* [DESCRIPTION OF THE TASK]:
Taking the listing below, restate word for word each line from the line with "v1: integer in [2..8]" to the line with "v6: integer in [0..2]", ends included, and stop there.
________________________
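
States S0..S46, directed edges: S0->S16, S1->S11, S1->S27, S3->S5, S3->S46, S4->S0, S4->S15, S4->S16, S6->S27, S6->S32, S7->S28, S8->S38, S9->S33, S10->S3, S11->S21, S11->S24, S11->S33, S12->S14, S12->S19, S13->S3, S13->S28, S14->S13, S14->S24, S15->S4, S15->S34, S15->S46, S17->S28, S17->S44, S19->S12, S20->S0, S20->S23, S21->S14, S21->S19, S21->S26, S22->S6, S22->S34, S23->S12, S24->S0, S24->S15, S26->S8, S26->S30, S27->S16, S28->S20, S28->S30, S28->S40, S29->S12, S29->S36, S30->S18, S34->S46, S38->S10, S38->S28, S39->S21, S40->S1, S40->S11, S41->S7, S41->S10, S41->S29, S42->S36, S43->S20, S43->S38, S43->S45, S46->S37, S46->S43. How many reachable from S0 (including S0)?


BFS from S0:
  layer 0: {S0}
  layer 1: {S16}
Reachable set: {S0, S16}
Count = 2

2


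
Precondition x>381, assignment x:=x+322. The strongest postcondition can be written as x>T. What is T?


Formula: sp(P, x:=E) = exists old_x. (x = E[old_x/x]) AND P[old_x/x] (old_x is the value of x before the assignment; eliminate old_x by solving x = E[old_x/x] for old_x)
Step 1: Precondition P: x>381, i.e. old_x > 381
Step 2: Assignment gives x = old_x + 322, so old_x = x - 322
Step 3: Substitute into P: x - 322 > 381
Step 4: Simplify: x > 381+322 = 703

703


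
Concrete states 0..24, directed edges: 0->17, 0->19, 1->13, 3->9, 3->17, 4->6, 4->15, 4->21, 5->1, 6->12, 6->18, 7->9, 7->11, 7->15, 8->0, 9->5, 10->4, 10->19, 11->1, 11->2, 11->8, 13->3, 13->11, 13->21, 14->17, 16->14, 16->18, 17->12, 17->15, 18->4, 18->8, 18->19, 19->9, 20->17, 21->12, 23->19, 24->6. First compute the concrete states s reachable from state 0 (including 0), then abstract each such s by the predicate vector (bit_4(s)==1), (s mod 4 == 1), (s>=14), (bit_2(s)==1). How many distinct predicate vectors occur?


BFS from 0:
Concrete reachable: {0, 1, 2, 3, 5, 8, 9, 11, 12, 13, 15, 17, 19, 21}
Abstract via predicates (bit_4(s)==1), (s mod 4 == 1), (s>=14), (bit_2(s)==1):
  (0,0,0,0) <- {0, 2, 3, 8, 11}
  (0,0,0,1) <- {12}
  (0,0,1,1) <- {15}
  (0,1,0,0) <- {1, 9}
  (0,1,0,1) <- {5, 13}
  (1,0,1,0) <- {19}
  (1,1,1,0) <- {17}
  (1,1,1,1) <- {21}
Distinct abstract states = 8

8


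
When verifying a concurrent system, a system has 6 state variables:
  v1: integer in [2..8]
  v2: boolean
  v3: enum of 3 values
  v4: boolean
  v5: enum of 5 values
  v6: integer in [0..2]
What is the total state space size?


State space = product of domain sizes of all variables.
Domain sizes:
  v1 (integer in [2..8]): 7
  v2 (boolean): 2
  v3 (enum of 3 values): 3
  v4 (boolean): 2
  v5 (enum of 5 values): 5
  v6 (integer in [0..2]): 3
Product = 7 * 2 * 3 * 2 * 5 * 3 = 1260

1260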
________________________
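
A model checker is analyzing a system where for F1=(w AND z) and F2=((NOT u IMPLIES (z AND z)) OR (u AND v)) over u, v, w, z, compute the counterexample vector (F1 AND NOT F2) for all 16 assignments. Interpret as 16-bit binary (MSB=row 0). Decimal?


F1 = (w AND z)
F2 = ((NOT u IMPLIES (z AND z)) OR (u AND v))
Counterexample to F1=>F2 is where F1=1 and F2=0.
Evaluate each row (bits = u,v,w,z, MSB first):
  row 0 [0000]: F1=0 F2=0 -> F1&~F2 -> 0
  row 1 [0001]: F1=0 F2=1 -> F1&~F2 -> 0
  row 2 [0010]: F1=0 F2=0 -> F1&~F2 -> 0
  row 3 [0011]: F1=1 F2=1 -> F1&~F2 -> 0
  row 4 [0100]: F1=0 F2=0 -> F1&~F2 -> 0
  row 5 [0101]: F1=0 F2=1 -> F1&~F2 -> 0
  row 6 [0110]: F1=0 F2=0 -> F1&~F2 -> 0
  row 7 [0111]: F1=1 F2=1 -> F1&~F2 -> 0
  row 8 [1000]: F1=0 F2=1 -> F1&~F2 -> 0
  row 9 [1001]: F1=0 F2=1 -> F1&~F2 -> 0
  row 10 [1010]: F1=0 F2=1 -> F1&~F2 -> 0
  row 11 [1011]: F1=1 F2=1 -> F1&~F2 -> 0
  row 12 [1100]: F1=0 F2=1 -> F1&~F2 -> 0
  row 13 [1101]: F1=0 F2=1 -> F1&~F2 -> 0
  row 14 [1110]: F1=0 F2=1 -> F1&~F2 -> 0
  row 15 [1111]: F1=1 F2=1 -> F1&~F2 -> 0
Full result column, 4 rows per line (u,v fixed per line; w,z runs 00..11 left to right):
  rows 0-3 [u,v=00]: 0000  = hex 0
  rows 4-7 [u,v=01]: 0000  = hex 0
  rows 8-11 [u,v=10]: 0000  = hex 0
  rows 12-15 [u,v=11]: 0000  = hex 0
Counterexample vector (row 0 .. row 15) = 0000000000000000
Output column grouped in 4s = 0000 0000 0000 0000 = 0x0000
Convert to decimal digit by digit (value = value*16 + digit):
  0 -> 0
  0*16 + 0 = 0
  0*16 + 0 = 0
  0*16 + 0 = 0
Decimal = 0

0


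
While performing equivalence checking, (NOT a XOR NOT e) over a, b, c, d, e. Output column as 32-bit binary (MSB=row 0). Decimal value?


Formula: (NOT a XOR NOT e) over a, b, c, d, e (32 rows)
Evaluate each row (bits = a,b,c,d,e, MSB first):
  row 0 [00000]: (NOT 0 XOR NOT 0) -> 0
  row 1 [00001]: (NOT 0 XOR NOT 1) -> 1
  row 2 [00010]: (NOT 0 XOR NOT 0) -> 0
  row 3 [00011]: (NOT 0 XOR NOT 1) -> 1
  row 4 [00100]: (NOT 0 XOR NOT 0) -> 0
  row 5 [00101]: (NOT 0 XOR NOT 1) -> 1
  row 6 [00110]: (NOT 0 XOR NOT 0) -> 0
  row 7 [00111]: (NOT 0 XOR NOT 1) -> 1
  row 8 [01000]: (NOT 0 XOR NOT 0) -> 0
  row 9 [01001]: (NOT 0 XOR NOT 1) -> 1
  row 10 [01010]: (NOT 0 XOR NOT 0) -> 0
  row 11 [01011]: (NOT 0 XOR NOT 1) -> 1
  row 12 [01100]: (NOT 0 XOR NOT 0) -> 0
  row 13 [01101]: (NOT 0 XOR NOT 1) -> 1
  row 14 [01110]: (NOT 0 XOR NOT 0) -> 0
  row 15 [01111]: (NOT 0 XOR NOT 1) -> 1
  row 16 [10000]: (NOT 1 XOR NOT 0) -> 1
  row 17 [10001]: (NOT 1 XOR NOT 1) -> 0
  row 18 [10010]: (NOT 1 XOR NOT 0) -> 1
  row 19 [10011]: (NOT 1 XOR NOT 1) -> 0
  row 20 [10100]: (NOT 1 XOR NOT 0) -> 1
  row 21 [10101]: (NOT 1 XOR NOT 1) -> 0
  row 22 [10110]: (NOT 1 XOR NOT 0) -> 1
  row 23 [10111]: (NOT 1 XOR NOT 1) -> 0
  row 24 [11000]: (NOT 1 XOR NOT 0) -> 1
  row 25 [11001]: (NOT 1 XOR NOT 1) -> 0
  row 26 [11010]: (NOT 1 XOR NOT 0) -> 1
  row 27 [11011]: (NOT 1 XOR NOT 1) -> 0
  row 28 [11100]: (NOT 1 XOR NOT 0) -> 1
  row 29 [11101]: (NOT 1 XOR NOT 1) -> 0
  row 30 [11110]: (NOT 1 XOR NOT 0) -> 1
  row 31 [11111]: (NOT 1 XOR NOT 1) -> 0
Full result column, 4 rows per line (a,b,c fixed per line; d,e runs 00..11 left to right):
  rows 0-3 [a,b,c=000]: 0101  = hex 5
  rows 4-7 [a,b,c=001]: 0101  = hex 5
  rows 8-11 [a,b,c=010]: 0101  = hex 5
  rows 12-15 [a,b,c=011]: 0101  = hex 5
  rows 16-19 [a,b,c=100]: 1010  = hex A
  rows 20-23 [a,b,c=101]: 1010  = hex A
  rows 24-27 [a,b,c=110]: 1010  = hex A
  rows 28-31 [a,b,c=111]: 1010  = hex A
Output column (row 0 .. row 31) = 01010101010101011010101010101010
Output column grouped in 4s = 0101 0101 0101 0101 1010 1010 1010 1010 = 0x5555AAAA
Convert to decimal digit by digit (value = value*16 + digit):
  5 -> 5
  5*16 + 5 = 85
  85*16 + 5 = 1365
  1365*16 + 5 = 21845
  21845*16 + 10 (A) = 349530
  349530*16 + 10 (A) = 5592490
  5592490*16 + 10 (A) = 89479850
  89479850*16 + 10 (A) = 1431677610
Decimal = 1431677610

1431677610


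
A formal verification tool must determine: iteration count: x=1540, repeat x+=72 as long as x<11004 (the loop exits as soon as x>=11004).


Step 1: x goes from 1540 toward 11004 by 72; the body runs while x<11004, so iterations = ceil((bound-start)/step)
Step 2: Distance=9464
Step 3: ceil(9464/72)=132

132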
________________________
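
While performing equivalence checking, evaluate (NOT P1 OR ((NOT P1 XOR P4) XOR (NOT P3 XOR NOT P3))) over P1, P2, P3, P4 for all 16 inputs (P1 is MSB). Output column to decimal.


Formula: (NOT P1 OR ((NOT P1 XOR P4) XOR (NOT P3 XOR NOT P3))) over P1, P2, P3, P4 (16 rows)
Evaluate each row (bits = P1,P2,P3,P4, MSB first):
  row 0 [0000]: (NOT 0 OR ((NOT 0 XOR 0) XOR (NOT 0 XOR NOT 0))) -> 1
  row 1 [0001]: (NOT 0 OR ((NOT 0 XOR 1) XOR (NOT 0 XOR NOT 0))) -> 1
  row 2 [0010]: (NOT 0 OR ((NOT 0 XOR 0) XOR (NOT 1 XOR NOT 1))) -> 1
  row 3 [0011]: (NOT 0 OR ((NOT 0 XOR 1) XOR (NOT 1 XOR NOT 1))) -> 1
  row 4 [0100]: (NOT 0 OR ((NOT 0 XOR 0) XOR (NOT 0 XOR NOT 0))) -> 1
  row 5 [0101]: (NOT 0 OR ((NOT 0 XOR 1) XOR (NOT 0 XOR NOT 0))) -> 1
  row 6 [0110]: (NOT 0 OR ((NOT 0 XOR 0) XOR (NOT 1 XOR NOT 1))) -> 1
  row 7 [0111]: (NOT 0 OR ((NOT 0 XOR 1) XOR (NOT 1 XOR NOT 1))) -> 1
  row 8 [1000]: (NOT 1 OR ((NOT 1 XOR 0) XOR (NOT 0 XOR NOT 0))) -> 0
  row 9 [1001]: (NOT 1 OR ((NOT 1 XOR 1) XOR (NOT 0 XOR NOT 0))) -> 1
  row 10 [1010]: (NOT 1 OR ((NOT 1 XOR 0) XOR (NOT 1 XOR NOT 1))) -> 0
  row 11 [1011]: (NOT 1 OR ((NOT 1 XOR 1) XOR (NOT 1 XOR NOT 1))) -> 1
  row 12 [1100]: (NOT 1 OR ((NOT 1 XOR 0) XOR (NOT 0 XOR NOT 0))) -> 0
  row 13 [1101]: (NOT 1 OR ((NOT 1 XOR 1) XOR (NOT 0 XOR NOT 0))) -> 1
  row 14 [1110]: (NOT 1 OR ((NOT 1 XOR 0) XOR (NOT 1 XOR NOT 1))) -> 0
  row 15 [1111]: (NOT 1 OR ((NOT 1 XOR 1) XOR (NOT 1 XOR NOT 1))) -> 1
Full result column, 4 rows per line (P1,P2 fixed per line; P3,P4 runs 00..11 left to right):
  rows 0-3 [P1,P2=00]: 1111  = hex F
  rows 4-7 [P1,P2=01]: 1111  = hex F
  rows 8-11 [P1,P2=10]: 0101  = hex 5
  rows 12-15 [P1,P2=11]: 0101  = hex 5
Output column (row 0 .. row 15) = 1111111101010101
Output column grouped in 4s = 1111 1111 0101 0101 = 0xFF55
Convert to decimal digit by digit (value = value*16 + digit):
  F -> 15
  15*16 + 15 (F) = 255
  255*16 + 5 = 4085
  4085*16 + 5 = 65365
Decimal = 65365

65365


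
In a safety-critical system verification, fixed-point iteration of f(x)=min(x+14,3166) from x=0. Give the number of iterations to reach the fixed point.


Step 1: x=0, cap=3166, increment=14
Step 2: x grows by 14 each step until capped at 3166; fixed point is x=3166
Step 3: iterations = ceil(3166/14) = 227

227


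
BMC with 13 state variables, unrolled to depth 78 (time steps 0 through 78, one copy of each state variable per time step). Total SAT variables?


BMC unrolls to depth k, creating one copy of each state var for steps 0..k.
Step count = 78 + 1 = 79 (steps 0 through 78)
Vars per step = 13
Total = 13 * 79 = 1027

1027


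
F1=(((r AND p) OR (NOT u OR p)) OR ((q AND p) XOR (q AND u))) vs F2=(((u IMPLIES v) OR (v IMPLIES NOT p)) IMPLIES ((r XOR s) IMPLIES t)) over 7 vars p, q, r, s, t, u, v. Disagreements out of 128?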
________________________
* [PROBLEM SOLUTION]:
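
  v1: integer in [2..8]
  v2: boolean
  v3: enum of 3 values
  v4: boolean
  v5: enum of 5 values
  v6: integer in [0..2]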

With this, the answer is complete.